■ What you will do:
Below are entries. Copy exactly the lines running from the line that holds "gcd(t^3 - 9*t^2" to the line that holds "Gather x: 50*x", with both ends included.

++++

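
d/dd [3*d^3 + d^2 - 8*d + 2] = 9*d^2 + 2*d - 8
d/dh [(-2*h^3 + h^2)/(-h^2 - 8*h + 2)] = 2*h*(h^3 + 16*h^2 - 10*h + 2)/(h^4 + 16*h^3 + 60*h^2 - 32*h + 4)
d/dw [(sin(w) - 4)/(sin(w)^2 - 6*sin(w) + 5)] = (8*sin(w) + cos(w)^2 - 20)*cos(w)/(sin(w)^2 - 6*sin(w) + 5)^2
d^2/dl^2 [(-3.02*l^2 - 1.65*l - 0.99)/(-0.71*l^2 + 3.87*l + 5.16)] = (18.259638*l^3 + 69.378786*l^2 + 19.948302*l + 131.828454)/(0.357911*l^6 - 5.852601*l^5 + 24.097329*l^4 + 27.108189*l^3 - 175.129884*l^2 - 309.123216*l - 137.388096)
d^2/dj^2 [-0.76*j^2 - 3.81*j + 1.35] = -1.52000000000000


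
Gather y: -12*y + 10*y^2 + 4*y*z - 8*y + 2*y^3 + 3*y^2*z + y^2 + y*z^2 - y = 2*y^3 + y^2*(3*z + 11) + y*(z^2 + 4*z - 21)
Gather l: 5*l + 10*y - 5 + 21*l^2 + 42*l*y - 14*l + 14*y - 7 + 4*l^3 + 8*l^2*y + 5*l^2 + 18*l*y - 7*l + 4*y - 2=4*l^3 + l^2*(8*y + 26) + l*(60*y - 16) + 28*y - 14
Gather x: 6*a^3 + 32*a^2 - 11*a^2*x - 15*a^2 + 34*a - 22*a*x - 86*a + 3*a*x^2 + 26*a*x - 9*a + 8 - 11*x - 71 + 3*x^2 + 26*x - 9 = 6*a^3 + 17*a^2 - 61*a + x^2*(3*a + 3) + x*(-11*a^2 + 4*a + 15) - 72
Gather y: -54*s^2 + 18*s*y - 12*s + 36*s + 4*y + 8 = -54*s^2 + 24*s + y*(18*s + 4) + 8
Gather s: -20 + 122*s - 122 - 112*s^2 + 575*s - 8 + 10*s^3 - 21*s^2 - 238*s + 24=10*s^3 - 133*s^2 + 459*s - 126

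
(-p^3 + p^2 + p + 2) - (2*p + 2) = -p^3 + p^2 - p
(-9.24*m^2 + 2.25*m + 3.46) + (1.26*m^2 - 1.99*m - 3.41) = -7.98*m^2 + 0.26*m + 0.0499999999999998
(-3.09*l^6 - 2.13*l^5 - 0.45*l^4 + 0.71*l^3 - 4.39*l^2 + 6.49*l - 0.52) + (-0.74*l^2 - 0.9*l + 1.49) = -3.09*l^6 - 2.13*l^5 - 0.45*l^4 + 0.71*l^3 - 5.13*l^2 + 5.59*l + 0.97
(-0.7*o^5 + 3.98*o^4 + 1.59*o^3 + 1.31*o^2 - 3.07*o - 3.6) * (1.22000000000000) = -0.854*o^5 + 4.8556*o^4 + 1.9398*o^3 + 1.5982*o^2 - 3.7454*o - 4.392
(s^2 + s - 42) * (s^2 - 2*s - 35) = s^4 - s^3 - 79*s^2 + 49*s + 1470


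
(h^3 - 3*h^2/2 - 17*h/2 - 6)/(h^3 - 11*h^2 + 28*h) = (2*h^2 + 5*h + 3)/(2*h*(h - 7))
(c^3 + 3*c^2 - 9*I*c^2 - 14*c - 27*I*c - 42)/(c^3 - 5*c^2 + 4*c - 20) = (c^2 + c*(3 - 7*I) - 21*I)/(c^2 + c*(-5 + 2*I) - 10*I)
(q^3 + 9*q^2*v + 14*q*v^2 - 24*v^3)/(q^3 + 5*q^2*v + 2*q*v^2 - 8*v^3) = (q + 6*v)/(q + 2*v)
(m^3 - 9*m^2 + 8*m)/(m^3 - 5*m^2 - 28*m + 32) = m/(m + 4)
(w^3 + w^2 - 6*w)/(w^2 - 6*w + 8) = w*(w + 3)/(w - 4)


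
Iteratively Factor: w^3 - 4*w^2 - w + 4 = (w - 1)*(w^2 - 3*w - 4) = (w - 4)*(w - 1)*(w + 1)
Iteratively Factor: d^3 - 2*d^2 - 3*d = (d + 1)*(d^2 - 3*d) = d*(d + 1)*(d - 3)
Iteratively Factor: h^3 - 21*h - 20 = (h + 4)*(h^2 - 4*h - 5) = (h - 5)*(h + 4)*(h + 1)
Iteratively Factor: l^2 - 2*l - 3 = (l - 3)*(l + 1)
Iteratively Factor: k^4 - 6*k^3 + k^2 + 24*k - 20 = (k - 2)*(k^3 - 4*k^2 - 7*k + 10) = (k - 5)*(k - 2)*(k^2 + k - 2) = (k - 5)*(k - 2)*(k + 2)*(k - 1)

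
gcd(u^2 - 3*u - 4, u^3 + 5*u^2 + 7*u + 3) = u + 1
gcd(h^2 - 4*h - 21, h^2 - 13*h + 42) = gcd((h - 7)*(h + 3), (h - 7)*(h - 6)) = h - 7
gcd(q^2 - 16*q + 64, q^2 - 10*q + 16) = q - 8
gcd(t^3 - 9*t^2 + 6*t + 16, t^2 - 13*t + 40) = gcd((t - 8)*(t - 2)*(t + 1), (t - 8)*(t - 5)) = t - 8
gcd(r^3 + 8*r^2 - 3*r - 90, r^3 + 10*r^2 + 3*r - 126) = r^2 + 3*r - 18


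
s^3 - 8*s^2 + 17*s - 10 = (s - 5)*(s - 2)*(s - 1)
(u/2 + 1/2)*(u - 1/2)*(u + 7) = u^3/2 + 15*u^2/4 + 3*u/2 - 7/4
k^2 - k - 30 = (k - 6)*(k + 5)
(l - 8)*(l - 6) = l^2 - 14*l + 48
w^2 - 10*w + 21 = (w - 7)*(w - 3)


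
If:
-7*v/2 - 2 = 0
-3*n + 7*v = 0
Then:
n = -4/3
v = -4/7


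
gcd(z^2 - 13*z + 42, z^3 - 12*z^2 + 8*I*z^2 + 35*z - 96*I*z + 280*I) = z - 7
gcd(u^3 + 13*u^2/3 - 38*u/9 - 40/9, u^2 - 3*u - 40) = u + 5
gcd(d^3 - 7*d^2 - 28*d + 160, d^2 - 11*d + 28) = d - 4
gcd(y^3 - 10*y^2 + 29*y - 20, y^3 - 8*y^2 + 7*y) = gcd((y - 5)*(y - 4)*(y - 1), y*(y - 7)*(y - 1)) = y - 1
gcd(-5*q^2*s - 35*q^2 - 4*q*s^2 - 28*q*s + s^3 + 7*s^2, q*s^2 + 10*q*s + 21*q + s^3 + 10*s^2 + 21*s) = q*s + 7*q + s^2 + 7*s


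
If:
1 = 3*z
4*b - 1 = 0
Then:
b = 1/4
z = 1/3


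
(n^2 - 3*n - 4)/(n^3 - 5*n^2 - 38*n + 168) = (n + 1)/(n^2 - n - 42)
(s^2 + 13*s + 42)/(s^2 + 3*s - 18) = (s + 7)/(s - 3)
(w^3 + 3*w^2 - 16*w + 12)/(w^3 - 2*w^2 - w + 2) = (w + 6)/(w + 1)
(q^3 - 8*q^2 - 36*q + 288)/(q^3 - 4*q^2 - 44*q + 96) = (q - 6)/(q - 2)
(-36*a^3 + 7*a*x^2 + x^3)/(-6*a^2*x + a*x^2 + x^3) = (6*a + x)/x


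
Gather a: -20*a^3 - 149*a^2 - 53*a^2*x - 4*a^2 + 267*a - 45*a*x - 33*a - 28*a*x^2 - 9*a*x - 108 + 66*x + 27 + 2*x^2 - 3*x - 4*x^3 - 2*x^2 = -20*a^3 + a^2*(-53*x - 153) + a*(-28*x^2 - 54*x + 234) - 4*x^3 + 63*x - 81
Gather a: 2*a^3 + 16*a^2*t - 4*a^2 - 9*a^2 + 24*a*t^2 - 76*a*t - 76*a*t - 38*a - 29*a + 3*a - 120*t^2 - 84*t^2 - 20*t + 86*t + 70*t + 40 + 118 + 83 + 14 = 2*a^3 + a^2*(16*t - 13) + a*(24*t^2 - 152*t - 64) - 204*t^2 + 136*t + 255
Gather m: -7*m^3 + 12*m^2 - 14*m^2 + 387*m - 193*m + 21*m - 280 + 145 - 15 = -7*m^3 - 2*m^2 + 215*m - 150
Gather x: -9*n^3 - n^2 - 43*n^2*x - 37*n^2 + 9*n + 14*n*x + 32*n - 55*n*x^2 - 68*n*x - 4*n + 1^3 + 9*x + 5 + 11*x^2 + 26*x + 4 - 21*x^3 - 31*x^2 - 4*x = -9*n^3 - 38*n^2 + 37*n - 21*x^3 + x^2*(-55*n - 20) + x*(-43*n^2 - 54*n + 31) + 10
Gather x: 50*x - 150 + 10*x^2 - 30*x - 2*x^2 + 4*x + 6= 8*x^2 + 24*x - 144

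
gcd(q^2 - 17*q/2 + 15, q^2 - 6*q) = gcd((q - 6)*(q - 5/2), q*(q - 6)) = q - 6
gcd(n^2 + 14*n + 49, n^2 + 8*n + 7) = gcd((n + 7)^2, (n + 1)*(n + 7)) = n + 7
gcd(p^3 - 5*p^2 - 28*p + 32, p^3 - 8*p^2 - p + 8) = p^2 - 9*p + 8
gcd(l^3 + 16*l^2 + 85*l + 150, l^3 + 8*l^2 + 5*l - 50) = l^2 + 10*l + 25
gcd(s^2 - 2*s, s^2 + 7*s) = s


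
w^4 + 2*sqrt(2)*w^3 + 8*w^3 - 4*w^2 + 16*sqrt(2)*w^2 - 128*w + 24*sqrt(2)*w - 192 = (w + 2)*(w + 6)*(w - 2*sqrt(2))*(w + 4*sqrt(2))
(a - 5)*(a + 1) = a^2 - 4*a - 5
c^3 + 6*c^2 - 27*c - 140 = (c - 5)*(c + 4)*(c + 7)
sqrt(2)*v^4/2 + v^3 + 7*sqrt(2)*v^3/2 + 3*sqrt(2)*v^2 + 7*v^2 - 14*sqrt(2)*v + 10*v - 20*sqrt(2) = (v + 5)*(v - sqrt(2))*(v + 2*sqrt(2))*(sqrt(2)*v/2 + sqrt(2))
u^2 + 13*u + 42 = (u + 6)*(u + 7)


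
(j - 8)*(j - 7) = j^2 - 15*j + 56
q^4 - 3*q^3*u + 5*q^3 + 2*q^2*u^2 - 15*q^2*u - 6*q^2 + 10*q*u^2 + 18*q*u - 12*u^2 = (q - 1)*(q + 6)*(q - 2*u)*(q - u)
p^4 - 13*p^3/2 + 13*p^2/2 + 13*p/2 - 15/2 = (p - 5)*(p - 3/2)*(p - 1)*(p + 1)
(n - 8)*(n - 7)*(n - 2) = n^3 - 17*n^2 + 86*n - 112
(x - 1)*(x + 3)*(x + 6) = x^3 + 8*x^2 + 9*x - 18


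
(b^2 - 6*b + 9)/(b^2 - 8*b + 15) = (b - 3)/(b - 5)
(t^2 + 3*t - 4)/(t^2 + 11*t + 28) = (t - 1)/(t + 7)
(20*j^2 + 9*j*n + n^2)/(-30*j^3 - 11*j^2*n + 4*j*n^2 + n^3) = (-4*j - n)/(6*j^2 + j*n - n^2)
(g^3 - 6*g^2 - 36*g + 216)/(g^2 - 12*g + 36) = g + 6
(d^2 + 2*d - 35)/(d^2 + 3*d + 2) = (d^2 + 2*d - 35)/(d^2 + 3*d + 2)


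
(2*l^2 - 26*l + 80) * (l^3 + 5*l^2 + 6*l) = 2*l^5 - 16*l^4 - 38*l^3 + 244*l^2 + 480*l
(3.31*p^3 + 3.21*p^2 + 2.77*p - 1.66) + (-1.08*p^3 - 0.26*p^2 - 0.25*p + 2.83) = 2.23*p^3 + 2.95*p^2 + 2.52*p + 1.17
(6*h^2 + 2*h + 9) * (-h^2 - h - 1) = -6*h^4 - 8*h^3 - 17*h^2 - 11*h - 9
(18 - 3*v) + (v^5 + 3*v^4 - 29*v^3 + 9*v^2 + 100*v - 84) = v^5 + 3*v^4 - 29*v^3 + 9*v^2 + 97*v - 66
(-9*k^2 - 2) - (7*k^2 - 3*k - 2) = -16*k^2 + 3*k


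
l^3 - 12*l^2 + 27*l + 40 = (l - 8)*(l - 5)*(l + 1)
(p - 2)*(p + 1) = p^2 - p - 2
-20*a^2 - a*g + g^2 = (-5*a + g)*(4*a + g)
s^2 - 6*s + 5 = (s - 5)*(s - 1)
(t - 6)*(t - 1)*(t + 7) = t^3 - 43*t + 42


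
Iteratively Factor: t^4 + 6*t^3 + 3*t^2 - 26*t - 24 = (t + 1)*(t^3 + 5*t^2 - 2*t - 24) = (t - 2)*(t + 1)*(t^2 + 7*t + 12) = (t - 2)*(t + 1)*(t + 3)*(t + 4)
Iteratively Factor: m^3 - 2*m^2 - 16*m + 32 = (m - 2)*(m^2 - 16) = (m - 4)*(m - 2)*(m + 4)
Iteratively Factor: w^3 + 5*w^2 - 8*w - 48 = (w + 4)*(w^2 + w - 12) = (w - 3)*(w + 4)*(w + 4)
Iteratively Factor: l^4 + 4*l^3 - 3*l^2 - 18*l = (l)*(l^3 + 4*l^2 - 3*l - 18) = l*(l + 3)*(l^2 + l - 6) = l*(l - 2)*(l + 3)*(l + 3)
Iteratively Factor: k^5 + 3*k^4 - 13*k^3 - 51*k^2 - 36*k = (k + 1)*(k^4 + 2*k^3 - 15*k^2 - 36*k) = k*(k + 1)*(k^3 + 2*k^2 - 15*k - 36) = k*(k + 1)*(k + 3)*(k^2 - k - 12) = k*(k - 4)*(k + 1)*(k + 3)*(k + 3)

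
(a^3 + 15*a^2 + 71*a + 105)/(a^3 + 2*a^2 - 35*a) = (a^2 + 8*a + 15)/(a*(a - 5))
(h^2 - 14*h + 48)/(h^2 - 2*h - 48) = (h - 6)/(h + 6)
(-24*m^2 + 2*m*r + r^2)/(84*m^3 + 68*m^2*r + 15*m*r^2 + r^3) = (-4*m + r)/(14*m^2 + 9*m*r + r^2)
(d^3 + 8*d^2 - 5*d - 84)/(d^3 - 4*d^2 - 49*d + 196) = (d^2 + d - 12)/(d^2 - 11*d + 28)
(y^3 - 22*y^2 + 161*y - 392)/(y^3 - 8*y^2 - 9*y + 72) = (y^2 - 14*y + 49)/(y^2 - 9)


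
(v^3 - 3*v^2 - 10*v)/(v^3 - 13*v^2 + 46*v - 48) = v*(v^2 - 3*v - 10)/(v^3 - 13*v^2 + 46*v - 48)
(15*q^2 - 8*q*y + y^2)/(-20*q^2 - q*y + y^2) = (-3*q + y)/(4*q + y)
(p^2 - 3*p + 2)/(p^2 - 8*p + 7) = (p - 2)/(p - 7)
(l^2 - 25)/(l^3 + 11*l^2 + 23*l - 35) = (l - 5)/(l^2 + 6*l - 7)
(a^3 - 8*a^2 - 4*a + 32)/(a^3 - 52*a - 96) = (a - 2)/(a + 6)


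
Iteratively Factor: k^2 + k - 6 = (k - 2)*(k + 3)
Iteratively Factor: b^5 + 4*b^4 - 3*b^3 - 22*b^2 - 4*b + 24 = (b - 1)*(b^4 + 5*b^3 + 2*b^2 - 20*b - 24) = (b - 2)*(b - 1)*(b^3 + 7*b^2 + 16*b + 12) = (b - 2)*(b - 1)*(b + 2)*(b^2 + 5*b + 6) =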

++++

■ Result of the task:
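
gcd(t^3 - 9*t^2 + 6*t + 16, t^2 - 13*t + 40) = gcd((t - 8)*(t - 2)*(t + 1), (t - 8)*(t - 5)) = t - 8
gcd(r^3 + 8*r^2 - 3*r - 90, r^3 + 10*r^2 + 3*r - 126) = r^2 + 3*r - 18


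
s^3 - 8*s^2 + 17*s - 10 = (s - 5)*(s - 2)*(s - 1)
(u/2 + 1/2)*(u - 1/2)*(u + 7) = u^3/2 + 15*u^2/4 + 3*u/2 - 7/4
k^2 - k - 30 = (k - 6)*(k + 5)
(l - 8)*(l - 6) = l^2 - 14*l + 48
w^2 - 10*w + 21 = (w - 7)*(w - 3)


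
If:
-7*v/2 - 2 = 0
-3*n + 7*v = 0
Then:
n = -4/3
v = -4/7


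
gcd(z^2 - 13*z + 42, z^3 - 12*z^2 + 8*I*z^2 + 35*z - 96*I*z + 280*I) = z - 7
gcd(u^3 + 13*u^2/3 - 38*u/9 - 40/9, u^2 - 3*u - 40) = u + 5
gcd(d^3 - 7*d^2 - 28*d + 160, d^2 - 11*d + 28) = d - 4
gcd(y^3 - 10*y^2 + 29*y - 20, y^3 - 8*y^2 + 7*y) = gcd((y - 5)*(y - 4)*(y - 1), y*(y - 7)*(y - 1)) = y - 1
gcd(-5*q^2*s - 35*q^2 - 4*q*s^2 - 28*q*s + s^3 + 7*s^2, q*s^2 + 10*q*s + 21*q + s^3 + 10*s^2 + 21*s) = q*s + 7*q + s^2 + 7*s


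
If:
1 = 3*z
4*b - 1 = 0
Then:
b = 1/4
z = 1/3


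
(n^2 - 3*n - 4)/(n^3 - 5*n^2 - 38*n + 168) = (n + 1)/(n^2 - n - 42)
(s^2 + 13*s + 42)/(s^2 + 3*s - 18) = (s + 7)/(s - 3)
(w^3 + 3*w^2 - 16*w + 12)/(w^3 - 2*w^2 - w + 2) = (w + 6)/(w + 1)
(q^3 - 8*q^2 - 36*q + 288)/(q^3 - 4*q^2 - 44*q + 96) = (q - 6)/(q - 2)
(-36*a^3 + 7*a*x^2 + x^3)/(-6*a^2*x + a*x^2 + x^3) = (6*a + x)/x


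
Gather a: -20*a^3 - 149*a^2 - 53*a^2*x - 4*a^2 + 267*a - 45*a*x - 33*a - 28*a*x^2 - 9*a*x - 108 + 66*x + 27 + 2*x^2 - 3*x - 4*x^3 - 2*x^2 = -20*a^3 + a^2*(-53*x - 153) + a*(-28*x^2 - 54*x + 234) - 4*x^3 + 63*x - 81
Gather a: 2*a^3 + 16*a^2*t - 4*a^2 - 9*a^2 + 24*a*t^2 - 76*a*t - 76*a*t - 38*a - 29*a + 3*a - 120*t^2 - 84*t^2 - 20*t + 86*t + 70*t + 40 + 118 + 83 + 14 = 2*a^3 + a^2*(16*t - 13) + a*(24*t^2 - 152*t - 64) - 204*t^2 + 136*t + 255
Gather m: -7*m^3 + 12*m^2 - 14*m^2 + 387*m - 193*m + 21*m - 280 + 145 - 15 = -7*m^3 - 2*m^2 + 215*m - 150
Gather x: -9*n^3 - n^2 - 43*n^2*x - 37*n^2 + 9*n + 14*n*x + 32*n - 55*n*x^2 - 68*n*x - 4*n + 1^3 + 9*x + 5 + 11*x^2 + 26*x + 4 - 21*x^3 - 31*x^2 - 4*x = -9*n^3 - 38*n^2 + 37*n - 21*x^3 + x^2*(-55*n - 20) + x*(-43*n^2 - 54*n + 31) + 10
Gather x: 50*x - 150 + 10*x^2 - 30*x - 2*x^2 + 4*x + 6= 8*x^2 + 24*x - 144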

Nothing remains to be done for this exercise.